Activity: Look for "state | x | y | z | _" in the records below, then copy that line and every line after it, exactly and with nothing added.

(Stored entries)
┌────────
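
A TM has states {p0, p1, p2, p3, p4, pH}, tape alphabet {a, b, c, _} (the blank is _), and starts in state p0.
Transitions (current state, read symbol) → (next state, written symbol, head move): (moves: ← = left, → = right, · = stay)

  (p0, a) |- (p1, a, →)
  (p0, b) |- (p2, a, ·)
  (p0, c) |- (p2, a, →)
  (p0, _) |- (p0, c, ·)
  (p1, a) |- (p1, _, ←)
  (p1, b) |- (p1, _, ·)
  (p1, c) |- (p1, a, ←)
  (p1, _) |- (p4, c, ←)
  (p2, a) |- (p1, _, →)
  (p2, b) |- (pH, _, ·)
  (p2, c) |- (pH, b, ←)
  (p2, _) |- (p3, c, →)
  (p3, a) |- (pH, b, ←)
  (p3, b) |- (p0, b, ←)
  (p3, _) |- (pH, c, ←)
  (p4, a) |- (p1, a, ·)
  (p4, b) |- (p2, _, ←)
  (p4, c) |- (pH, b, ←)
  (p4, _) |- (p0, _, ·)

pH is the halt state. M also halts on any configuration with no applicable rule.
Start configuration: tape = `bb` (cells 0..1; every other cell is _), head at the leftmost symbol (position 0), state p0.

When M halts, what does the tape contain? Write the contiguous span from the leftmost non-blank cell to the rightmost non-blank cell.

ab

p0 | [b]b   read b → write a, move ·, go to p2
p2 | [a]b   read a → write _, move →, go to p1
p1 | _[b]   read b → write _, move ·, go to p1
p1 | _[_]   read _ → write c, move ←, go to p4
p4 | [_]c   read _ → write _, move ·, go to p0
p0 | [_]c   read _ → write c, move ·, go to p0
p0 | [c]c   read c → write a, move →, go to p2
p2 | a[c]   read c → write b, move ←, go to pH
pH | [a]b
The non-blank tape span at halt is ab.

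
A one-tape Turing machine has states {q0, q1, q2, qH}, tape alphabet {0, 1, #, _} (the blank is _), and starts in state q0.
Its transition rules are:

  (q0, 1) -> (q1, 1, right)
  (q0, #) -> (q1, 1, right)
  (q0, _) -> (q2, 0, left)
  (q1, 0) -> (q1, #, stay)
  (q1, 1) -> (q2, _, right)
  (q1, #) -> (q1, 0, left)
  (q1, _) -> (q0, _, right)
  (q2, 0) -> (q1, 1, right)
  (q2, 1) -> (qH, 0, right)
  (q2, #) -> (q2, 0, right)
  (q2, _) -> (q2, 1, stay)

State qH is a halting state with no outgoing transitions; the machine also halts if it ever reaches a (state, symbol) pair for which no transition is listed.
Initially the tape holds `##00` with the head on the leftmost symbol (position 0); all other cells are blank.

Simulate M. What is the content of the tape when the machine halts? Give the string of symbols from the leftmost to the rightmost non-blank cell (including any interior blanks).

100

q0 | [#]#00__   read # → write 1, move right, go to q1
q1 | 1[#]00__   read # → write 0, move left, go to q1
q1 | [1]000__   read 1 → write _, move right, go to q2
q2 | _[0]00__   read 0 → write 1, move right, go to q1
q1 | _1[0]0__   read 0 → write #, move stay, go to q1
q1 | _1[#]0__   read # → write 0, move left, go to q1
q1 | _[1]00__   read 1 → write _, move right, go to q2
q2 | __[0]0__   read 0 → write 1, move right, go to q1
q1 | __1[0]__   read 0 → write #, move stay, go to q1
q1 | __1[#]__   read # → write 0, move left, go to q1
q1 | __[1]0__   read 1 → write _, move right, go to q2
q2 | ___[0]__   read 0 → write 1, move right, go to q1
q1 | ___1[_]_   read _ → write _, move right, go to q0
q0 | ___1_[_]   read _ → write 0, move left, go to q2
q2 | ___1[_]0   read _ → write 1, move stay, go to q2
q2 | ___1[1]0   read 1 → write 0, move right, go to qH
qH | ___10[0]
The non-blank tape span at halt is 100.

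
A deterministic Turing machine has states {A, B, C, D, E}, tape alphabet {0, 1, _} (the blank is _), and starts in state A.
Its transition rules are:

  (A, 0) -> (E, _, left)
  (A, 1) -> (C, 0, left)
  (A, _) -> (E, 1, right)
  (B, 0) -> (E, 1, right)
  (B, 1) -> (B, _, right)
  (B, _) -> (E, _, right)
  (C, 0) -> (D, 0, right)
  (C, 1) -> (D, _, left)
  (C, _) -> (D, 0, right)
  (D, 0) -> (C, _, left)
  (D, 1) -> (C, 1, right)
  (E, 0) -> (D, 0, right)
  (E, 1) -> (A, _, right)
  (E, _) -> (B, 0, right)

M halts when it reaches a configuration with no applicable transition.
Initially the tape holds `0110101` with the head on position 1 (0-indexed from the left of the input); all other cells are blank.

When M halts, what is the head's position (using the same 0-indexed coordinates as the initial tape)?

A | 0[1]10101   read 1 → write 0, move left, go to C
C | [0]010101   read 0 → write 0, move right, go to D
D | 0[0]10101   read 0 → write _, move left, go to C
C | [0]_10101   read 0 → write 0, move right, go to D
D | 0[_]10101
At halt the head is at cell 1.

1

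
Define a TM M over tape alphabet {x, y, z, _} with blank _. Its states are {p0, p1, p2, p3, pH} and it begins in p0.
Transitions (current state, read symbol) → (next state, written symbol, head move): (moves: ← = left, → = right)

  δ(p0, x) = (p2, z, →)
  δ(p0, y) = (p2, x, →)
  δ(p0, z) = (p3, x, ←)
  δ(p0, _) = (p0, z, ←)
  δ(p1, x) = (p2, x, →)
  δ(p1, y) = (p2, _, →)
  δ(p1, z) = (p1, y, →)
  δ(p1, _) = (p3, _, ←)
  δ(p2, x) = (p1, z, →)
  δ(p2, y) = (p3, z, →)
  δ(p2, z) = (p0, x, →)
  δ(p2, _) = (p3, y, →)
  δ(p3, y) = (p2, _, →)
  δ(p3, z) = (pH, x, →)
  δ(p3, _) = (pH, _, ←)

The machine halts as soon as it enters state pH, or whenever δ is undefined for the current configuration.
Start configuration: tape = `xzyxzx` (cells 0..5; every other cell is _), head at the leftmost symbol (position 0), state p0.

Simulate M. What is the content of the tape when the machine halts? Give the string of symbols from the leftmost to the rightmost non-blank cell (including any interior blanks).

p0 | [x]zyxzx__   read x → write z, move →, go to p2
p2 | z[z]yxzx__   read z → write x, move →, go to p0
p0 | zx[y]xzx__   read y → write x, move →, go to p2
p2 | zxx[x]zx__   read x → write z, move →, go to p1
p1 | zxxz[z]x__   read z → write y, move →, go to p1
p1 | zxxzy[x]__   read x → write x, move →, go to p2
p2 | zxxzyx[_]_   read _ → write y, move →, go to p3
p3 | zxxzyxy[_]   read _ → write _, move ←, go to pH
pH | zxxzyx[y]_
The non-blank tape span at halt is zxxzyxy.

zxxzyxy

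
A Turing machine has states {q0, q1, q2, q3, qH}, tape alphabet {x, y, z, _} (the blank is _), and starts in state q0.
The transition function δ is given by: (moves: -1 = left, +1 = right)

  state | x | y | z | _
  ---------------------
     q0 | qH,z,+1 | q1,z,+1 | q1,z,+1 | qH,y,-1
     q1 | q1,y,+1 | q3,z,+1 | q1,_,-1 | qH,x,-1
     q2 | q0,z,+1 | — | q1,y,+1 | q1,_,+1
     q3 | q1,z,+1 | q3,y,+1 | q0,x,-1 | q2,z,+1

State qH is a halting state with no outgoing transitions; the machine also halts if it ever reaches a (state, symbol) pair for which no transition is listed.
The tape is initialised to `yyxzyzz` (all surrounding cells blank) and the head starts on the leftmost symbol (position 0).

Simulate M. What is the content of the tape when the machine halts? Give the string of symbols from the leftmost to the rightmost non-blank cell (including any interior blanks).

q0 | __[y]yxzyzz   read y → write z, move +1, go to q1
q1 | __z[y]xzyzz   read y → write z, move +1, go to q3
q3 | __zz[x]zyzz   read x → write z, move +1, go to q1
q1 | __zzz[z]yzz   read z → write _, move -1, go to q1
q1 | __zz[z]_yzz   read z → write _, move -1, go to q1
q1 | __z[z]__yzz   read z → write _, move -1, go to q1
q1 | __[z]___yzz   read z → write _, move -1, go to q1
q1 | _[_]____yzz   read _ → write x, move -1, go to qH
qH | [_]x____yzz
The non-blank tape span at halt is x____yzz.

x____yzz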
└────────
Result:
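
  state | x | y | z | _
  ---------------------
     q0 | qH,z,+1 | q1,z,+1 | q1,z,+1 | qH,y,-1
     q1 | q1,y,+1 | q3,z,+1 | q1,_,-1 | qH,x,-1
     q2 | q0,z,+1 | — | q1,y,+1 | q1,_,+1
     q3 | q1,z,+1 | q3,y,+1 | q0,x,-1 | q2,z,+1

State qH is a halting state with no outgoing transitions; the machine also halts if it ever reaches a (state, symbol) pair for which no transition is listed.
The tape is initialised to `yyxzyzz` (all surrounding cells blank) and the head starts on the leftmost symbol (position 0).

Simulate M. What is the content of the tape when the machine halts? Give the string of symbols from the leftmost to the rightmost non-blank cell (including any interior blanks).

q0 | __[y]yxzyzz   read y → write z, move +1, go to q1
q1 | __z[y]xzyzz   read y → write z, move +1, go to q3
q3 | __zz[x]zyzz   read x → write z, move +1, go to q1
q1 | __zzz[z]yzz   read z → write _, move -1, go to q1
q1 | __zz[z]_yzz   read z → write _, move -1, go to q1
q1 | __z[z]__yzz   read z → write _, move -1, go to q1
q1 | __[z]___yzz   read z → write _, move -1, go to q1
q1 | _[_]____yzz   read _ → write x, move -1, go to qH
qH | [_]x____yzz
The non-blank tape span at halt is x____yzz.

x____yzz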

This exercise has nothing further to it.